Top of RECORDS FOR PROCESSING

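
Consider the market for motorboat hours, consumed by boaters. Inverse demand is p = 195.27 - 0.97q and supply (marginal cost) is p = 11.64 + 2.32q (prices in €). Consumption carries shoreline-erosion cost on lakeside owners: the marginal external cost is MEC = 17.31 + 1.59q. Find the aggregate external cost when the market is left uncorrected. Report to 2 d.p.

€3442.79

Market equilibrium (private): 11.64 + 2.32q = 195.27 - 0.97q → q_m = 55.8146.
Total external cost = ∫₀^{q_m} (17.31 + 1.59q) dq = 17.31×55.8146 + ½×1.59×55.8146² = 3442.7900.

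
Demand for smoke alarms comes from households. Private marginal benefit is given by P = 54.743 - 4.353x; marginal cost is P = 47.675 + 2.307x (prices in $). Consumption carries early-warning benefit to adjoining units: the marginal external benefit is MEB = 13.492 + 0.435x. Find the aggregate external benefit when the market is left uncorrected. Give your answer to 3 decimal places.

$14.564

Market equilibrium (private): 47.675 + 2.307x = 54.743 - 4.353x → x_m = 1.0613.
Total external benefit = ∫₀^{x_m} (13.492 + 0.435x) dx = 13.492×1.0613 + ½×0.435×1.0613² = 14.5640.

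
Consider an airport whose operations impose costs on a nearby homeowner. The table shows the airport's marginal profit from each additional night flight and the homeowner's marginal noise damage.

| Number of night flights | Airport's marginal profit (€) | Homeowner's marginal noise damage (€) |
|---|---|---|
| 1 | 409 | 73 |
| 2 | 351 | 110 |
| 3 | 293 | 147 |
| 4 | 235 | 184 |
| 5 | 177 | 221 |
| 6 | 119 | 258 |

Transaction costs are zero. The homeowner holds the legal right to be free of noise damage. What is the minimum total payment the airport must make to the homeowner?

Efficient level: marginal profit ≥ marginal noise damage through level 4, so k* = 4.
With the homeowner holding the right, the airport must at least compensate total damage at k*: 73 + 110 + 147 + 184 = 514.

€514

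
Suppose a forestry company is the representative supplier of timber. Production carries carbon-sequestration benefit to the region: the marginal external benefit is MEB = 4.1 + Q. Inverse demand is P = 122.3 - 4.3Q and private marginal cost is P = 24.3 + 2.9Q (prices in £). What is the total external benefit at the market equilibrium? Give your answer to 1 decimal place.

£148.4

Market equilibrium (private): 24.3 + 2.9Q = 122.3 - 4.3Q → Q_m = 13.6111.
Total external benefit = ∫₀^{Q_m} (4.1 + 1.0Q) dQ = 4.1×13.6111 + ½×1.0×13.6111² = 148.4365.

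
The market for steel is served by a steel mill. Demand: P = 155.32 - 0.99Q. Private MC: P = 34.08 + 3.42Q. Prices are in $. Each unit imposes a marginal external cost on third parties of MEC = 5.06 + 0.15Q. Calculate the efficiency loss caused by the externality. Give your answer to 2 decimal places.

Market equilibrium (private): 34.08 + 3.42Q = 155.32 - 0.99Q → Q_m = 27.4921.
Social marginal cost = private MC + MEC = 39.14 + 3.57Q.
Set SMC = demand: 39.14 + 3.57Q = 155.32 - 0.99Q → Q* = 25.4781.
Between Q* and Q_m the wedge SMC − demand runs linearly from 0 to MEC(Q_m), so the loss is a triangle.
DWL = ½ × 2.0140 × 9.1838 = 9.2481.

DWL = $9.25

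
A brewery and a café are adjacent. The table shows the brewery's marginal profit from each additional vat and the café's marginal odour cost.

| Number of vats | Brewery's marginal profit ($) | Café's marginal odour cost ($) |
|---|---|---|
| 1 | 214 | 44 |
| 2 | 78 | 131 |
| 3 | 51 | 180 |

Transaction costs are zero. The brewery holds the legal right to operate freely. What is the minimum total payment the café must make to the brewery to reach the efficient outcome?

$129

Left alone the brewery would choose level 3 (marginal profit stays positive).
Efficient level: k* = 1 (marginal profit ≥ marginal odour cost through 1).
The café must at least cover the brewery's forgone profit from cutting 3→1: 78 + 51 = 129.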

Bottom of RECORDS FOR PROCESSING

* **INSTRUCTIONS FOR THE TASK**:
Copy all the lines above that hold the string "additional".

* **EXPECTED ANSWER**:
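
Consider an airport whose operations impose costs on a nearby homeowner. The table shows the airport's marginal profit from each additional night flight and the homeowner's marginal noise damage.
A brewery and a café are adjacent. The table shows the brewery's marginal profit from each additional vat and the café's marginal odour cost.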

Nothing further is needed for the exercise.